What to produce
The records that follow must be reproduced in full, exactly as written.

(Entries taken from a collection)
┏━━

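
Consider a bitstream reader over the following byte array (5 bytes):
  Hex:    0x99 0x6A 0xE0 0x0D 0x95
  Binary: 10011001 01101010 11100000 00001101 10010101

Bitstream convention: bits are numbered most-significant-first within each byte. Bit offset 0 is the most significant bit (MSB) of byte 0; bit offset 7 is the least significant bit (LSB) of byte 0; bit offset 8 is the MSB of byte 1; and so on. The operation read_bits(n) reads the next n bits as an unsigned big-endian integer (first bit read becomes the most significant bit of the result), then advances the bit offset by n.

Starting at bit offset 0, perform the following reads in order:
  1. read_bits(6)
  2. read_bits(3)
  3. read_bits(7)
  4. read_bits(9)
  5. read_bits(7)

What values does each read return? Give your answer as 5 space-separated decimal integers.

Answer: 38 2 106 448 13

Derivation:
Read 1: bits[0:6] width=6 -> value=38 (bin 100110); offset now 6 = byte 0 bit 6; 34 bits remain
Read 2: bits[6:9] width=3 -> value=2 (bin 010); offset now 9 = byte 1 bit 1; 31 bits remain
Read 3: bits[9:16] width=7 -> value=106 (bin 1101010); offset now 16 = byte 2 bit 0; 24 bits remain
Read 4: bits[16:25] width=9 -> value=448 (bin 111000000); offset now 25 = byte 3 bit 1; 15 bits remain
Read 5: bits[25:32] width=7 -> value=13 (bin 0001101); offset now 32 = byte 4 bit 0; 8 bits remain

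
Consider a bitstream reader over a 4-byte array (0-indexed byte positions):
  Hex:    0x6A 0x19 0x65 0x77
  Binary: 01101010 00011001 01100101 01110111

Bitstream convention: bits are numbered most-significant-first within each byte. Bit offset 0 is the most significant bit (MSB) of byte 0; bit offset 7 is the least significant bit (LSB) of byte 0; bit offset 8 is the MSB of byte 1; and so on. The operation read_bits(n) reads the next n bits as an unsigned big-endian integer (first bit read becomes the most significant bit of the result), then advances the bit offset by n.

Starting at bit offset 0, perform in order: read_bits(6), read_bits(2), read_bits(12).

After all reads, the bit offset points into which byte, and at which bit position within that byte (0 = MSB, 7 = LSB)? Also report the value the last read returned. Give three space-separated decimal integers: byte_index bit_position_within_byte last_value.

Read 1: bits[0:6] width=6 -> value=26 (bin 011010); offset now 6 = byte 0 bit 6; 26 bits remain
Read 2: bits[6:8] width=2 -> value=2 (bin 10); offset now 8 = byte 1 bit 0; 24 bits remain
Read 3: bits[8:20] width=12 -> value=406 (bin 000110010110); offset now 20 = byte 2 bit 4; 12 bits remain

Answer: 2 4 406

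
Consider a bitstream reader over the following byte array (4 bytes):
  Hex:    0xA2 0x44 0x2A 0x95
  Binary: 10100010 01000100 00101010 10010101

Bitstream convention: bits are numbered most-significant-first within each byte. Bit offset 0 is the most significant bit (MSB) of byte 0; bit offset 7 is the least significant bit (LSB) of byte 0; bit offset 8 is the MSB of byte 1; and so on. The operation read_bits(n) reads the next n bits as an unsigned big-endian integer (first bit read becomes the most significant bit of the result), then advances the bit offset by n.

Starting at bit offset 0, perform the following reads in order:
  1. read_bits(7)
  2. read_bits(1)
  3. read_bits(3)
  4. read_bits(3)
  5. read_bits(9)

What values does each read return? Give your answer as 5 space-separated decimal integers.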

┗━━

Your solution
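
Consider a bitstream reader over the following byte array (5 bytes):
  Hex:    0x99 0x6A 0xE0 0x0D 0x95
  Binary: 10011001 01101010 11100000 00001101 10010101

Bitstream convention: bits are numbered most-significant-first within each byte. Bit offset 0 is the most significant bit (MSB) of byte 0; bit offset 7 is the least significant bit (LSB) of byte 0; bit offset 8 is the MSB of byte 1; and so on. The operation read_bits(n) reads the next n bits as an unsigned big-endian integer (first bit read becomes the most significant bit of the result), then advances the bit offset by n.

Starting at bit offset 0, perform the following reads in order:
  1. read_bits(6)
  2. read_bits(3)
  3. read_bits(7)
  4. read_bits(9)
  5. read_bits(7)

What values does each read return? Give your answer as 5 space-separated decimal integers.

Answer: 38 2 106 448 13

Derivation:
Read 1: bits[0:6] width=6 -> value=38 (bin 100110); offset now 6 = byte 0 bit 6; 34 bits remain
Read 2: bits[6:9] width=3 -> value=2 (bin 010); offset now 9 = byte 1 bit 1; 31 bits remain
Read 3: bits[9:16] width=7 -> value=106 (bin 1101010); offset now 16 = byte 2 bit 0; 24 bits remain
Read 4: bits[16:25] width=9 -> value=448 (bin 111000000); offset now 25 = byte 3 bit 1; 15 bits remain
Read 5: bits[25:32] width=7 -> value=13 (bin 0001101); offset now 32 = byte 4 bit 0; 8 bits remain

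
Consider a bitstream reader over a 4-byte array (0-indexed byte positions):
  Hex:    0x6A 0x19 0x65 0x77
  Binary: 01101010 00011001 01100101 01110111

Bitstream convention: bits are numbered most-significant-first within each byte. Bit offset 0 is the most significant bit (MSB) of byte 0; bit offset 7 is the least significant bit (LSB) of byte 0; bit offset 8 is the MSB of byte 1; and so on. The operation read_bits(n) reads the next n bits as an unsigned big-endian integer (first bit read becomes the most significant bit of the result), then advances the bit offset by n.

Starting at bit offset 0, perform in order: read_bits(6), read_bits(2), read_bits(12).

After all reads, the bit offset points into which byte, and at which bit position within that byte (0 = MSB, 7 = LSB)? Also report the value the last read returned. Give three space-separated decimal integers: byte_index bit_position_within_byte last_value.

Read 1: bits[0:6] width=6 -> value=26 (bin 011010); offset now 6 = byte 0 bit 6; 26 bits remain
Read 2: bits[6:8] width=2 -> value=2 (bin 10); offset now 8 = byte 1 bit 0; 24 bits remain
Read 3: bits[8:20] width=12 -> value=406 (bin 000110010110); offset now 20 = byte 2 bit 4; 12 bits remain

Answer: 2 4 406

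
Consider a bitstream reader over the following byte array (4 bytes):
  Hex:    0xA2 0x44 0x2A 0x95
  Binary: 10100010 01000100 00101010 10010101

Bitstream convention: bits are numbered most-significant-first within each byte. Bit offset 0 is the most significant bit (MSB) of byte 0; bit offset 7 is the least significant bit (LSB) of byte 0; bit offset 8 is the MSB of byte 1; and so on. The operation read_bits(n) reads the next n bits as an unsigned big-endian integer (first bit read becomes the most significant bit of the result), then advances the bit offset by n.

Starting at bit offset 0, perform the following reads in order:
  1. read_bits(7)
  2. read_bits(1)
  3. read_bits(3)
  4. read_bits(3)
  5. read_bits(9)

What values does each read return? Give your answer as 5 space-separated decimal integers.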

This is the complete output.